**What is required**.
For the records below, print the lines from the line with "Geometric algebra problem. Let" through the line with "Solve this step by step. Compute" exactly as written; include both end lines and exclude the rest.

Dataset entries

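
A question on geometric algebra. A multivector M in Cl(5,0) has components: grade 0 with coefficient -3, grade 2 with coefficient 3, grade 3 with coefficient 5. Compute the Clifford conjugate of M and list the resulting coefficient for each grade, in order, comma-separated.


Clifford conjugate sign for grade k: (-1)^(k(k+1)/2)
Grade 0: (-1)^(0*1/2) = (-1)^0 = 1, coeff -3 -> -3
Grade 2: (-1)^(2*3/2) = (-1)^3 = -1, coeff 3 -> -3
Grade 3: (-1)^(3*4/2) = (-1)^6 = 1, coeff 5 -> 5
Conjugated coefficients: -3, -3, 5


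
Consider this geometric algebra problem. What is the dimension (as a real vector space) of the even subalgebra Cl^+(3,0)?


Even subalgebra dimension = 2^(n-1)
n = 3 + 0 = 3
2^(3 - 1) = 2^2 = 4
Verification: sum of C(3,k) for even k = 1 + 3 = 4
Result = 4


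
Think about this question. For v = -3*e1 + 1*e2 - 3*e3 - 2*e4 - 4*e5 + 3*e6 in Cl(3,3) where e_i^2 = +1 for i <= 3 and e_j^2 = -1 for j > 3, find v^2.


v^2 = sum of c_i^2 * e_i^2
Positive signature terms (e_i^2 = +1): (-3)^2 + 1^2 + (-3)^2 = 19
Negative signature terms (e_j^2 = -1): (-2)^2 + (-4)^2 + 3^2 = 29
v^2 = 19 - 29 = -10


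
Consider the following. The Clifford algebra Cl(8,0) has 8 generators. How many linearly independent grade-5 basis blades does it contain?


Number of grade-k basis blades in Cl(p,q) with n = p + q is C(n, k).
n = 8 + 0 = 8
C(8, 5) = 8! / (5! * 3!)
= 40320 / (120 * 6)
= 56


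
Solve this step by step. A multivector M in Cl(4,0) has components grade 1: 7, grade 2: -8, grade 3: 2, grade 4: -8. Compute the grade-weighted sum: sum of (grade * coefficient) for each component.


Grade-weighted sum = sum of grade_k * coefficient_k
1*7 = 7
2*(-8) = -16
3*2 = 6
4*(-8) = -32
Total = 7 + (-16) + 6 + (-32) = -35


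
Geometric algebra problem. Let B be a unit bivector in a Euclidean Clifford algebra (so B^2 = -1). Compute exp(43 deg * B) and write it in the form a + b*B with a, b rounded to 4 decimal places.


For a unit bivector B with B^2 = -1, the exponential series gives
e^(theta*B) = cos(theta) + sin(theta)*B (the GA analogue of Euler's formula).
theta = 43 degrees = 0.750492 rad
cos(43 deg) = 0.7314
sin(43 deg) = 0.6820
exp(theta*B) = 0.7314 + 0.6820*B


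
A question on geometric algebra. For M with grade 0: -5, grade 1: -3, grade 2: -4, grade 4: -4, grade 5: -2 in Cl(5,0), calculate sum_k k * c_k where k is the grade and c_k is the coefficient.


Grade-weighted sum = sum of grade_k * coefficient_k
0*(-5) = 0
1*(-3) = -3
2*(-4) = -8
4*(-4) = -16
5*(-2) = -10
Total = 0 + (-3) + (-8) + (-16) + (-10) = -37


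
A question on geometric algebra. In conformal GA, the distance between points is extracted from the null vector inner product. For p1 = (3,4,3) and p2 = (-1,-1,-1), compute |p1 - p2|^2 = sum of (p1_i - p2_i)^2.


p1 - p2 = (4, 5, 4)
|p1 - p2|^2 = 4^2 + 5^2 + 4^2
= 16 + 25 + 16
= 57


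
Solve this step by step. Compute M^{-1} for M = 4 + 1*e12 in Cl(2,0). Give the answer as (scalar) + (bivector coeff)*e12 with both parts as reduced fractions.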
--
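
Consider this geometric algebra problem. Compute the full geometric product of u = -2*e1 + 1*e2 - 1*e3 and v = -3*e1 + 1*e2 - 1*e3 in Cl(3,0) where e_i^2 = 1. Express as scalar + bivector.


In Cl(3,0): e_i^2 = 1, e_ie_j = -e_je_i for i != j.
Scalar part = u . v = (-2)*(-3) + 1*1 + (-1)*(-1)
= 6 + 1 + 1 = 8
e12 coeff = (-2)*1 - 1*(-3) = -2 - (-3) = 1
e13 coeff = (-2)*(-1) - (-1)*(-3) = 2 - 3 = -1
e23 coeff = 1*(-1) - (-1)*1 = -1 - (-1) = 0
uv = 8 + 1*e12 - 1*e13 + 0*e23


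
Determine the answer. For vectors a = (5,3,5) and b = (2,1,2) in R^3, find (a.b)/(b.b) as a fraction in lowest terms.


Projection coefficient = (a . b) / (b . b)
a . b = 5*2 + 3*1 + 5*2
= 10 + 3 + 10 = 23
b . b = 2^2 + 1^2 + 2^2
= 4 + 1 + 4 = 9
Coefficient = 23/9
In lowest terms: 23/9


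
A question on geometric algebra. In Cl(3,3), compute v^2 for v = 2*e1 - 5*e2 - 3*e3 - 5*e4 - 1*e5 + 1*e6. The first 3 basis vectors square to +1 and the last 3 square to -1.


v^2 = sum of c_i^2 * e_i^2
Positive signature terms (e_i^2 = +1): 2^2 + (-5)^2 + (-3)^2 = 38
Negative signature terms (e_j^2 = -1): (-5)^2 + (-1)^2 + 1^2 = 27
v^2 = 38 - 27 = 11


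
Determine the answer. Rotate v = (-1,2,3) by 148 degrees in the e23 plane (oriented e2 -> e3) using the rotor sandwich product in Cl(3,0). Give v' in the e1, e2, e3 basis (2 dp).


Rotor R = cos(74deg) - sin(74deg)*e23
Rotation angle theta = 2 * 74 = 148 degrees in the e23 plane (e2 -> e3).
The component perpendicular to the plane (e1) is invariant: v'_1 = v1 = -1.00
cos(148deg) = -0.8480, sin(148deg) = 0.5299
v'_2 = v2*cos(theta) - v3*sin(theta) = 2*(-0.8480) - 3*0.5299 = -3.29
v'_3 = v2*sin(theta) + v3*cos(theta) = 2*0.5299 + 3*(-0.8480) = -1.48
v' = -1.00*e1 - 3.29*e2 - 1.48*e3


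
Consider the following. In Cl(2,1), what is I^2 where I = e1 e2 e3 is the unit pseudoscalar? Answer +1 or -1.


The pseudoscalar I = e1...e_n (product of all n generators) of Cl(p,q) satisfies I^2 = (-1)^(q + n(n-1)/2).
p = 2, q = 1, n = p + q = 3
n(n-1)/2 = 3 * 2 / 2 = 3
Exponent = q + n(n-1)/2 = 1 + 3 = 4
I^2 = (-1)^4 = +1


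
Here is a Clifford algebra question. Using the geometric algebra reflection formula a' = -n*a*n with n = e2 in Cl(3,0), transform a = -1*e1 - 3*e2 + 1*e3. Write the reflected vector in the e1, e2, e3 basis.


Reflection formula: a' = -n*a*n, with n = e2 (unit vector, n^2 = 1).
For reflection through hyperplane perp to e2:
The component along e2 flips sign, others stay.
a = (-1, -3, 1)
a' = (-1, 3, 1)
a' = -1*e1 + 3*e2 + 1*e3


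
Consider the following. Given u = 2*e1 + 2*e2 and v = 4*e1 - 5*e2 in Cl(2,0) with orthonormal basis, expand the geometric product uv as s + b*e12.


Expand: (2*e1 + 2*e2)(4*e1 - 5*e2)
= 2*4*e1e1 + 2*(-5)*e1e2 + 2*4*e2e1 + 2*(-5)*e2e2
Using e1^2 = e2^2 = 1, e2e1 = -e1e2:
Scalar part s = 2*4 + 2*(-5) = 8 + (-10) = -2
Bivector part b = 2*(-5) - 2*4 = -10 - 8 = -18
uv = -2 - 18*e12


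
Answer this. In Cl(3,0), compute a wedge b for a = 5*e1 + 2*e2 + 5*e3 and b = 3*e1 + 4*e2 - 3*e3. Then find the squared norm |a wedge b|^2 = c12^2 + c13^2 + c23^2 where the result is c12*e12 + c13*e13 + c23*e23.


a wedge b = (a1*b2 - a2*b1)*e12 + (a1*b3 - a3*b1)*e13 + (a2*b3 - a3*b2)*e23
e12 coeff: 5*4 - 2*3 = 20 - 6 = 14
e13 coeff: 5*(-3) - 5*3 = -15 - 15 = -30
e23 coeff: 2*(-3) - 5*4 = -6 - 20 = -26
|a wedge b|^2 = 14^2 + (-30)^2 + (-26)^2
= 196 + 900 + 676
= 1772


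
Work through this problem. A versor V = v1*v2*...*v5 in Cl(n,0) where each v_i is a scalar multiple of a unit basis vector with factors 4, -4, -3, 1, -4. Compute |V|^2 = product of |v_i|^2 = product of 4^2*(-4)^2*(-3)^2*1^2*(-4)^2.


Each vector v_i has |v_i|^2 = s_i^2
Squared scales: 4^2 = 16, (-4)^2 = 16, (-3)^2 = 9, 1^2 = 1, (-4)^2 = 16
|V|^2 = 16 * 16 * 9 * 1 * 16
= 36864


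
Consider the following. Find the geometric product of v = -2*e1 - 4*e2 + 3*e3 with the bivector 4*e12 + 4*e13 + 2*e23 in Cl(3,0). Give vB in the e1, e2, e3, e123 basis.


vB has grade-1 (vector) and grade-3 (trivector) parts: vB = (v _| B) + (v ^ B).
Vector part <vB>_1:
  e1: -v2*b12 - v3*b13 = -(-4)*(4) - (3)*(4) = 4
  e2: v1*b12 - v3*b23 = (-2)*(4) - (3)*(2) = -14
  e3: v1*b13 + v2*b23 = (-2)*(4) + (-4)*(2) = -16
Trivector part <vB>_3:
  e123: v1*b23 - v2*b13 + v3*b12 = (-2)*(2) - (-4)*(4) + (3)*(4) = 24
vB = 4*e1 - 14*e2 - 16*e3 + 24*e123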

**Answer to this problem**.
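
Geometric algebra problem. Let B be a unit bivector in a Euclidean Clifford algebra (so B^2 = -1). Compute exp(43 deg * B) and write it in the form a + b*B with a, b rounded to 4 decimal places.


For a unit bivector B with B^2 = -1, the exponential series gives
e^(theta*B) = cos(theta) + sin(theta)*B (the GA analogue of Euler's formula).
theta = 43 degrees = 0.750492 rad
cos(43 deg) = 0.7314
sin(43 deg) = 0.6820
exp(theta*B) = 0.7314 + 0.6820*B


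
A question on geometric algebra. For M with grade 0: -5, grade 1: -3, grade 2: -4, grade 4: -4, grade 5: -2 in Cl(5,0), calculate sum_k k * c_k where k is the grade and c_k is the coefficient.


Grade-weighted sum = sum of grade_k * coefficient_k
0*(-5) = 0
1*(-3) = -3
2*(-4) = -8
4*(-4) = -16
5*(-2) = -10
Total = 0 + (-3) + (-8) + (-16) + (-10) = -37


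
A question on geometric algebra. In conformal GA, the distance between points is extracted from the null vector inner product. For p1 = (3,4,3) and p2 = (-1,-1,-1), compute |p1 - p2|^2 = sum of (p1_i - p2_i)^2.


p1 - p2 = (4, 5, 4)
|p1 - p2|^2 = 4^2 + 5^2 + 4^2
= 16 + 25 + 16
= 57


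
Solve this step by step. Compute M^{-1} for M = 4 + 1*e12 in Cl(2,0). Give the answer as (scalar) + (bivector coeff)*e12 with both parts as reduced fractions.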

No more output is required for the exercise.